Exact reproduction required: print each line of the material below.

--

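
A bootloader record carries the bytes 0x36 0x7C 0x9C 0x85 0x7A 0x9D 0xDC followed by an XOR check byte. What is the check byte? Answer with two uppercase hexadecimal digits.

68

XOR the bytes together:
  start with 0x36
  0x36 ⊕ 0x7C = 0x4A
  0x4A ⊕ 0x9C = 0xD6
  0xD6 ⊕ 0x85 = 0x53
  0x53 ⊕ 0x7A = 0x29
  0x29 ⊕ 0x9D = 0xB4
  0xB4 ⊕ 0xDC = 0x68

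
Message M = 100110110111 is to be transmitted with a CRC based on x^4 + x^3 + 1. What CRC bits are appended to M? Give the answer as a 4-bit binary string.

Append 4 zeros: 1001101101110000. Divide by 11001 (XOR where the leading bit is 1):
  pos 0: 10011 XOR 11001 = 01010
  pos 1: 10100 XOR 11001 = 01101
  pos 2: 11011 XOR 11001 = 00010
  pos 5: 10101 XOR 11001 = 01100
  pos 6: 11001 XOR 11001 = 00000
  pos 11: 10000 XOR 11001 = 01001
Remainder (last 4 bits) = 1001. This is the CRC / FCS.

1001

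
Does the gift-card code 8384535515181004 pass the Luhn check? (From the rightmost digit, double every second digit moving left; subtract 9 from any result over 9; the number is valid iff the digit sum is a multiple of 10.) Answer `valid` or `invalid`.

From the right, keep odd positions and double even positions (subtract 9 from any doubled value over 9):
  doubled (positions 2,4,...): 0 2 2 2 1 1 7 7 → sum 22
  kept (positions 1,3,...): 4 0 8 5 5 3 4 3 → sum 32
Total = 54.
54 mod 10 = 4, so the number is invalid.

invalid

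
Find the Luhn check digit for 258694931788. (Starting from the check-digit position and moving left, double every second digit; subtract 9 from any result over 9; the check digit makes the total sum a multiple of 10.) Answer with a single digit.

3

Partial digits right→left: 8 8 7 1 3 9 4 9 6 8 5 2
Double every second digit counting from the check-digit position (so the 1st, 3rd, 5th, ... of the partial from the right).
  doubled (with −9 where >9): 7 5 6 8 3 1 → sum 30
  kept as-is: 8 1 9 9 8 2 → sum 37
Total = 30 + 37 = 67.
Check digit = (10 − (67 mod 10)) mod 10 = 3.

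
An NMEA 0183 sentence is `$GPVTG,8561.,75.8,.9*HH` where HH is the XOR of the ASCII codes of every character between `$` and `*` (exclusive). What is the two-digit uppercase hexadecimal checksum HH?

XOR the ASCII codes of the payload characters:
  'G' = 0x47 → acc = 0x47
  'P' = 0x50 → acc = 0x17
  'V' = 0x56 → acc = 0x41
  'T' = 0x54 → acc = 0x15
  'G' = 0x47 → acc = 0x52
  ',' = 0x2C → acc = 0x7E
  '8' = 0x38 → acc = 0x46
  '5' = 0x35 → acc = 0x73
  '6' = 0x36 → acc = 0x45
  '1' = 0x31 → acc = 0x74
  '.' = 0x2E → acc = 0x5A
  ',' = 0x2C → acc = 0x76
  '7' = 0x37 → acc = 0x41
  '5' = 0x35 → acc = 0x74
  '.' = 0x2E → acc = 0x5A
  '8' = 0x38 → acc = 0x62
  ',' = 0x2C → acc = 0x4E
  '.' = 0x2E → acc = 0x60
  '9' = 0x39 → acc = 0x59
Checksum = 0x59.

59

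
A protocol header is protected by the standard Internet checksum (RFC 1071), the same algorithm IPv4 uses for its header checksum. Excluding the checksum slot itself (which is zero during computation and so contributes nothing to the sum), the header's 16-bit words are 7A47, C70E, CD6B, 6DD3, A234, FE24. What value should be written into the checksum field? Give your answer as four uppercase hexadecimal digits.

One's-complement addition (fold any carry out of bit 15 back into bit 0):
  0x7A47 + 0xC70E = 0x14155 → wrap carry → 0x4156
  0x4156 + 0xCD6B = 0x10EC1 → wrap carry → 0x0EC2
  0x0EC2 + 0x6DD3 = 0x07C95
  0x7C95 + 0xA234 = 0x11EC9 → wrap carry → 0x1ECA
  0x1ECA + 0xFE24 = 0x11CEE → wrap carry → 0x1CEF
One's-complement sum = 0x1CEF.
Checksum = ~0x1CEF & 0xFFFF = 0xE310.

E310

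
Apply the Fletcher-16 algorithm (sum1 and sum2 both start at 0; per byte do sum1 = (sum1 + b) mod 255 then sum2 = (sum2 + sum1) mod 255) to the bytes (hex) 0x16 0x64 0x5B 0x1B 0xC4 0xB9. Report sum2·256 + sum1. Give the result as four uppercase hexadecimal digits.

Running sums (mod 255):
  after byte 0 (0x16): sum1=22, sum2=22
  after byte 1 (0x64): sum1=122, sum2=144
  after byte 2 (0x5B): sum1=213, sum2=102
  after byte 3 (0x1B): sum1=240, sum2=87
  after byte 4 (0xC4): sum1=181, sum2=13
  after byte 5 (0xB9): sum1=111, sum2=124
Checksum = sum2·256 + sum1 = 124·256 + 111 = 31855 = 0x7C6F.

7C6F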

--

Expected answer:
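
A bootloader record carries the bytes 0x36 0x7C 0x9C 0x85 0x7A 0x9D 0xDC followed by an XOR check byte. What is the check byte? Answer with two uppercase hexadecimal digits.

68

XOR the bytes together:
  start with 0x36
  0x36 ⊕ 0x7C = 0x4A
  0x4A ⊕ 0x9C = 0xD6
  0xD6 ⊕ 0x85 = 0x53
  0x53 ⊕ 0x7A = 0x29
  0x29 ⊕ 0x9D = 0xB4
  0xB4 ⊕ 0xDC = 0x68

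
Message M = 100110110111 is to be transmitted with a CRC based on x^4 + x^3 + 1. What CRC bits are appended to M? Give the answer as a 4-bit binary string.

Append 4 zeros: 1001101101110000. Divide by 11001 (XOR where the leading bit is 1):
  pos 0: 10011 XOR 11001 = 01010
  pos 1: 10100 XOR 11001 = 01101
  pos 2: 11011 XOR 11001 = 00010
  pos 5: 10101 XOR 11001 = 01100
  pos 6: 11001 XOR 11001 = 00000
  pos 11: 10000 XOR 11001 = 01001
Remainder (last 4 bits) = 1001. This is the CRC / FCS.

1001

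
Does the gift-card code 8384535515181004 pass the Luhn check? (From the rightmost digit, double every second digit moving left; subtract 9 from any result over 9; the number is valid iff the digit sum is a multiple of 10.) Answer `valid` or `invalid`.

From the right, keep odd positions and double even positions (subtract 9 from any doubled value over 9):
  doubled (positions 2,4,...): 0 2 2 2 1 1 7 7 → sum 22
  kept (positions 1,3,...): 4 0 8 5 5 3 4 3 → sum 32
Total = 54.
54 mod 10 = 4, so the number is invalid.

invalid

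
Find the Luhn check digit for 258694931788. (Starting from the check-digit position and moving left, double every second digit; subtract 9 from any result over 9; the check digit makes the total sum a multiple of 10.) Answer with a single digit.

3

Partial digits right→left: 8 8 7 1 3 9 4 9 6 8 5 2
Double every second digit counting from the check-digit position (so the 1st, 3rd, 5th, ... of the partial from the right).
  doubled (with −9 where >9): 7 5 6 8 3 1 → sum 30
  kept as-is: 8 1 9 9 8 2 → sum 37
Total = 30 + 37 = 67.
Check digit = (10 − (67 mod 10)) mod 10 = 3.

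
An NMEA 0183 sentence is `$GPVTG,8561.,75.8,.9*HH` where HH is the XOR of the ASCII codes of every character between `$` and `*` (exclusive). What is the two-digit uppercase hexadecimal checksum HH?

XOR the ASCII codes of the payload characters:
  'G' = 0x47 → acc = 0x47
  'P' = 0x50 → acc = 0x17
  'V' = 0x56 → acc = 0x41
  'T' = 0x54 → acc = 0x15
  'G' = 0x47 → acc = 0x52
  ',' = 0x2C → acc = 0x7E
  '8' = 0x38 → acc = 0x46
  '5' = 0x35 → acc = 0x73
  '6' = 0x36 → acc = 0x45
  '1' = 0x31 → acc = 0x74
  '.' = 0x2E → acc = 0x5A
  ',' = 0x2C → acc = 0x76
  '7' = 0x37 → acc = 0x41
  '5' = 0x35 → acc = 0x74
  '.' = 0x2E → acc = 0x5A
  '8' = 0x38 → acc = 0x62
  ',' = 0x2C → acc = 0x4E
  '.' = 0x2E → acc = 0x60
  '9' = 0x39 → acc = 0x59
Checksum = 0x59.

59

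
A protocol header is protected by the standard Internet checksum (RFC 1071), the same algorithm IPv4 uses for its header checksum. Excluding the checksum slot itself (which is zero during computation and so contributes nothing to the sum), the header's 16-bit words are 7A47, C70E, CD6B, 6DD3, A234, FE24. What value should be written into the checksum field? Give your answer as four uppercase hexadecimal digits.

One's-complement addition (fold any carry out of bit 15 back into bit 0):
  0x7A47 + 0xC70E = 0x14155 → wrap carry → 0x4156
  0x4156 + 0xCD6B = 0x10EC1 → wrap carry → 0x0EC2
  0x0EC2 + 0x6DD3 = 0x07C95
  0x7C95 + 0xA234 = 0x11EC9 → wrap carry → 0x1ECA
  0x1ECA + 0xFE24 = 0x11CEE → wrap carry → 0x1CEF
One's-complement sum = 0x1CEF.
Checksum = ~0x1CEF & 0xFFFF = 0xE310.

E310

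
Apply the Fletcher-16 algorithm (sum1 and sum2 both start at 0; per byte do sum1 = (sum1 + b) mod 255 then sum2 = (sum2 + sum1) mod 255) to the bytes (hex) 0x16 0x64 0x5B 0x1B 0xC4 0xB9. Report sum2·256 + sum1. Give the result as four uppercase hexadecimal digits.

Running sums (mod 255):
  after byte 0 (0x16): sum1=22, sum2=22
  after byte 1 (0x64): sum1=122, sum2=144
  after byte 2 (0x5B): sum1=213, sum2=102
  after byte 3 (0x1B): sum1=240, sum2=87
  after byte 4 (0xC4): sum1=181, sum2=13
  after byte 5 (0xB9): sum1=111, sum2=124
Checksum = sum2·256 + sum1 = 124·256 + 111 = 31855 = 0x7C6F.

7C6F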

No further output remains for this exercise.